Directions for this task: Only the lines below, from the one with "F#5-B5-C6 | B4-E5-F5" through the one with "Consider the melodic line Ab5", are to be written out, exactly.

Records drawn from a dataset:

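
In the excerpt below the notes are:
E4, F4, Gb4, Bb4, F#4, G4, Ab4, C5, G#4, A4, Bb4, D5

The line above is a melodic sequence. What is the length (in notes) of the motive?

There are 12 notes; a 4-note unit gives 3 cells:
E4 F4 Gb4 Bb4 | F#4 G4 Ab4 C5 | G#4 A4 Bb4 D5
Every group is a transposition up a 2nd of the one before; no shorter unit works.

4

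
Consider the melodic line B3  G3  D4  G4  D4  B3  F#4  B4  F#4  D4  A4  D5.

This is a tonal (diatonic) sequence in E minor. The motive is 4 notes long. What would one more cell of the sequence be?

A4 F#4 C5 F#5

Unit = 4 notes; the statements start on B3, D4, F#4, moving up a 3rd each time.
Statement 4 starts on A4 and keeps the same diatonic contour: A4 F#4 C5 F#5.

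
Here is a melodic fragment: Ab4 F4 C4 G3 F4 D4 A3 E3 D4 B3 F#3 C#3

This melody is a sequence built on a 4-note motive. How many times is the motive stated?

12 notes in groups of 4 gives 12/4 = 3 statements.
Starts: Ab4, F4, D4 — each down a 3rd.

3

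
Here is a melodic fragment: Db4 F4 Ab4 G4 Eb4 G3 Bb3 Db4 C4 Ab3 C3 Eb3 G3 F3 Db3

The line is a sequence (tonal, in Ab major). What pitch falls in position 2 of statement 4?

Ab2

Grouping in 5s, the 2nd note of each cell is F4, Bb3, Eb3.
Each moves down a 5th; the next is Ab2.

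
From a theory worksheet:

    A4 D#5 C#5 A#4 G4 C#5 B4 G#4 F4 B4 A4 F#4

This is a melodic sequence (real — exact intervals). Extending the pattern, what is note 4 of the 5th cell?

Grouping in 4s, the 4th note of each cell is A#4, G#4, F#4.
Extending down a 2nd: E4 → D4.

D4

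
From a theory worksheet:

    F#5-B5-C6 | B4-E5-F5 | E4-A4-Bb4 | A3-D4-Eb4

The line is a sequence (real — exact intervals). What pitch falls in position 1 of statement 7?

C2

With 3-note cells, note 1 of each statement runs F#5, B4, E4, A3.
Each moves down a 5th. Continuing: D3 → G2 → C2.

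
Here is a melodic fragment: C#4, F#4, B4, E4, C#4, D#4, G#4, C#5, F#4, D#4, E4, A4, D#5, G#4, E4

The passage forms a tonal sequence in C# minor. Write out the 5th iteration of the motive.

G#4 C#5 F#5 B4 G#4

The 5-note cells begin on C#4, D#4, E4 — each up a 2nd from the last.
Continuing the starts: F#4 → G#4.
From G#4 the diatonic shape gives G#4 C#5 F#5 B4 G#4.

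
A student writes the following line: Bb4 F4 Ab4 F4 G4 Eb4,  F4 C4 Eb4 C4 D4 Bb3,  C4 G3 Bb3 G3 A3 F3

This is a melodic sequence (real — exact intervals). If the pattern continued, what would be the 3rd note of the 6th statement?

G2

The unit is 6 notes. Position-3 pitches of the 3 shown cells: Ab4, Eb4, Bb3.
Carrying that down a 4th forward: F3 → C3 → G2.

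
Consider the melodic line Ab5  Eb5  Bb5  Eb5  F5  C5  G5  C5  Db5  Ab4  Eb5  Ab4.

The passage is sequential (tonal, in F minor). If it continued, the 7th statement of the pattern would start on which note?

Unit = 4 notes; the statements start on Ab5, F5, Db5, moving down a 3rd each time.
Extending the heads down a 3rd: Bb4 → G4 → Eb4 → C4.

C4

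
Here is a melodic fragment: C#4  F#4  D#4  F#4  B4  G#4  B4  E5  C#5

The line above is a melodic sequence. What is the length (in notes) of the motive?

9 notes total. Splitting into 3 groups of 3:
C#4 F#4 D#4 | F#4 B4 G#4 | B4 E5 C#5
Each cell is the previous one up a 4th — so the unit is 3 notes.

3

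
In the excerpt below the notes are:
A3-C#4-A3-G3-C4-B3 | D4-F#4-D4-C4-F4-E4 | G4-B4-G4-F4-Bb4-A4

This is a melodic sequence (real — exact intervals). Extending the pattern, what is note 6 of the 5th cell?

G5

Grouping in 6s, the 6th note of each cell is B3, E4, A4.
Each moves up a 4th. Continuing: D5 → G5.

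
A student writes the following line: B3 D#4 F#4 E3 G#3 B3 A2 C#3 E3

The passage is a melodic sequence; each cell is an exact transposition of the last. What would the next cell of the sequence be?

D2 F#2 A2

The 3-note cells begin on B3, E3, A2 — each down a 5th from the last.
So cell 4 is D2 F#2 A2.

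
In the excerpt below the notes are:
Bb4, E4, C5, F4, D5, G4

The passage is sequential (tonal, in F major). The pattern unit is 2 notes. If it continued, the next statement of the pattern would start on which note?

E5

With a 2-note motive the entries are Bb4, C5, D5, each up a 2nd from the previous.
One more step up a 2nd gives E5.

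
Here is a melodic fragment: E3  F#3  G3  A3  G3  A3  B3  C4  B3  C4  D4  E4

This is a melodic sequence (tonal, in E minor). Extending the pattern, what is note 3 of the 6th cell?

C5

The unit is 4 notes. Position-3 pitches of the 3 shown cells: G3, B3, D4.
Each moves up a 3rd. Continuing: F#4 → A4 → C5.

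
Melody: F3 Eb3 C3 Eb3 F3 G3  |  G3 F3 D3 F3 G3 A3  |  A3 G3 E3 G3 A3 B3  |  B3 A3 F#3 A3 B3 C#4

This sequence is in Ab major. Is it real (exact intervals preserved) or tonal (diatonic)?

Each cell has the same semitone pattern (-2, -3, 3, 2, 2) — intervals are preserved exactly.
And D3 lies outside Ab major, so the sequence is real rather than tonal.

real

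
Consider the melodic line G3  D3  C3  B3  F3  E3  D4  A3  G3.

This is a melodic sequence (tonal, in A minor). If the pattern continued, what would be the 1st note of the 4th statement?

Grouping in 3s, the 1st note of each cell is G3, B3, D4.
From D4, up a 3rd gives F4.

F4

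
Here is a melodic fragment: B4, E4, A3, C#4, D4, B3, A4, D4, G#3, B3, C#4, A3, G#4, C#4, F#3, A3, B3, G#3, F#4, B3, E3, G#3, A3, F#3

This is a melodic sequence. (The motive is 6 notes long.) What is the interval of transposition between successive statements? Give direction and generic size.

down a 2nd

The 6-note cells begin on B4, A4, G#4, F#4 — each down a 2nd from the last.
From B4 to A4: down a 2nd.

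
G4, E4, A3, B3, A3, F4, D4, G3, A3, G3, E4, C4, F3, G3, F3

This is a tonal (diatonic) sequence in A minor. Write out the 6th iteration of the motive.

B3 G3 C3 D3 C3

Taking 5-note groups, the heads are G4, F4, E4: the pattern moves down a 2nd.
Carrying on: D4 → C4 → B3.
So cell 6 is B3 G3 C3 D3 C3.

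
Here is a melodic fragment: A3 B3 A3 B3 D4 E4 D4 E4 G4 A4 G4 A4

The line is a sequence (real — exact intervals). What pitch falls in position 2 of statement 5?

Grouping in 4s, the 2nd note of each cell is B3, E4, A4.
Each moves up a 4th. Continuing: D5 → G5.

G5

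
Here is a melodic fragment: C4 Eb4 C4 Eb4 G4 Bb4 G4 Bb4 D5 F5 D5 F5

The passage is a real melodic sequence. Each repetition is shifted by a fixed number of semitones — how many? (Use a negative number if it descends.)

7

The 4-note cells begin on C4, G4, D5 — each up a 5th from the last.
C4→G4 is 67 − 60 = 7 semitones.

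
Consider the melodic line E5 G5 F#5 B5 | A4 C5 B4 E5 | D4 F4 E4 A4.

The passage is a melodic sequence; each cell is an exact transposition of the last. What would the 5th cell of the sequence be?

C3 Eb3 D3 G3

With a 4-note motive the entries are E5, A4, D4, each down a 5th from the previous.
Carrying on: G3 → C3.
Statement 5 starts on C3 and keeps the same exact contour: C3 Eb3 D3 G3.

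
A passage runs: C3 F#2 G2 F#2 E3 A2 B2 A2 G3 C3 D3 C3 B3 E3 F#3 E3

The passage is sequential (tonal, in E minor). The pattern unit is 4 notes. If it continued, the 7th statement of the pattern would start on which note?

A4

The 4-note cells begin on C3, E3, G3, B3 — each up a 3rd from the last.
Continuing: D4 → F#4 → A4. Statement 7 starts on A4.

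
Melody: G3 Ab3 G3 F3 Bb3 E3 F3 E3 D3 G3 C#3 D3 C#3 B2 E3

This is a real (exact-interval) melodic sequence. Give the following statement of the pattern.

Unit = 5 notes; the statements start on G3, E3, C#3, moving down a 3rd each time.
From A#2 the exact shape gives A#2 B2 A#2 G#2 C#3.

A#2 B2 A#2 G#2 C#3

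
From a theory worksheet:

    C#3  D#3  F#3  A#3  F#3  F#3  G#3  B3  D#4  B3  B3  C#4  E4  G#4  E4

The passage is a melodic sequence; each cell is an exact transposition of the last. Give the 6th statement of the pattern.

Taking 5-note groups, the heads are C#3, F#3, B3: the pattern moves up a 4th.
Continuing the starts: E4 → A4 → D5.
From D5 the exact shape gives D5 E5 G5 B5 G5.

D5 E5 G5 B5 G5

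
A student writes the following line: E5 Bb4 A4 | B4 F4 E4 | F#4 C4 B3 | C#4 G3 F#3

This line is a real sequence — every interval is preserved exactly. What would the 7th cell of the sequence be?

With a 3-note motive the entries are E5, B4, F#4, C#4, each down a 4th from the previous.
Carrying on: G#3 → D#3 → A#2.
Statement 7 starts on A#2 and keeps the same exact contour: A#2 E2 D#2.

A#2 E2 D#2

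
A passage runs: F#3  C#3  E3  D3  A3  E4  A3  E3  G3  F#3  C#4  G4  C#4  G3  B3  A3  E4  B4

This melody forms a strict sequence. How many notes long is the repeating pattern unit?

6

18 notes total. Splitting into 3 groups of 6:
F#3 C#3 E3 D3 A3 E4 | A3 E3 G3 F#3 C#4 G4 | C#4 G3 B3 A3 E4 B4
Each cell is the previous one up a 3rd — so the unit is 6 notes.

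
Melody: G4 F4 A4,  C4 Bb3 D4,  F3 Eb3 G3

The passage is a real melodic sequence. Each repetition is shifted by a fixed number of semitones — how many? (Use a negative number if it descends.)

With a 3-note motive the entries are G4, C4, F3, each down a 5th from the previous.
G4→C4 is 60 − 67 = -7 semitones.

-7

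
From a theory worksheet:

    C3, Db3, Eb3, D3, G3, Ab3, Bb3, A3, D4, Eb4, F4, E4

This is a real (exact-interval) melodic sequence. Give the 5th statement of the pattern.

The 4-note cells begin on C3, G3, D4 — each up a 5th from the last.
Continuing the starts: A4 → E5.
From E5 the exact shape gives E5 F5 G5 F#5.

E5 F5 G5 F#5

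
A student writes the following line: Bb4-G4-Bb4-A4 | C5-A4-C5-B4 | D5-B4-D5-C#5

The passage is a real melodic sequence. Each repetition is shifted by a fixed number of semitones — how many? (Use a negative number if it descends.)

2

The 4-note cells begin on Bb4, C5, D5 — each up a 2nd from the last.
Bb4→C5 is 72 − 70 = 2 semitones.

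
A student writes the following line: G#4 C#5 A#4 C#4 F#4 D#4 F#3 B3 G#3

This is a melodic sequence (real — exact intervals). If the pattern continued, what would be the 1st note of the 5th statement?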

Task answer:
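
    F#5-B5-C6 | B4-E5-F5 | E4-A4-Bb4 | A3-D4-Eb4

The line is a sequence (real — exact intervals). What pitch falls in position 1 of statement 7?

C2

With 3-note cells, note 1 of each statement runs F#5, B4, E4, A3.
Each moves down a 5th. Continuing: D3 → G2 → C2.

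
Here is a melodic fragment: C#4, F#4, B4, E4, C#4, D#4, G#4, C#5, F#4, D#4, E4, A4, D#5, G#4, E4

The passage forms a tonal sequence in C# minor. Write out the 5th iteration of the motive.

G#4 C#5 F#5 B4 G#4

The 5-note cells begin on C#4, D#4, E4 — each up a 2nd from the last.
Continuing the starts: F#4 → G#4.
From G#4 the diatonic shape gives G#4 C#5 F#5 B4 G#4.

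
A student writes the following line: Bb4 F4 Ab4 F4 G4 Eb4,  F4 C4 Eb4 C4 D4 Bb3,  C4 G3 Bb3 G3 A3 F3

This is a melodic sequence (real — exact intervals). If the pattern continued, what would be the 3rd note of the 6th statement?

G2

The unit is 6 notes. Position-3 pitches of the 3 shown cells: Ab4, Eb4, Bb3.
Carrying that down a 4th forward: F3 → C3 → G2.

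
Consider the melodic line Ab5  Eb5  Bb5  Eb5  F5  C5  G5  C5  Db5  Ab4  Eb5  Ab4.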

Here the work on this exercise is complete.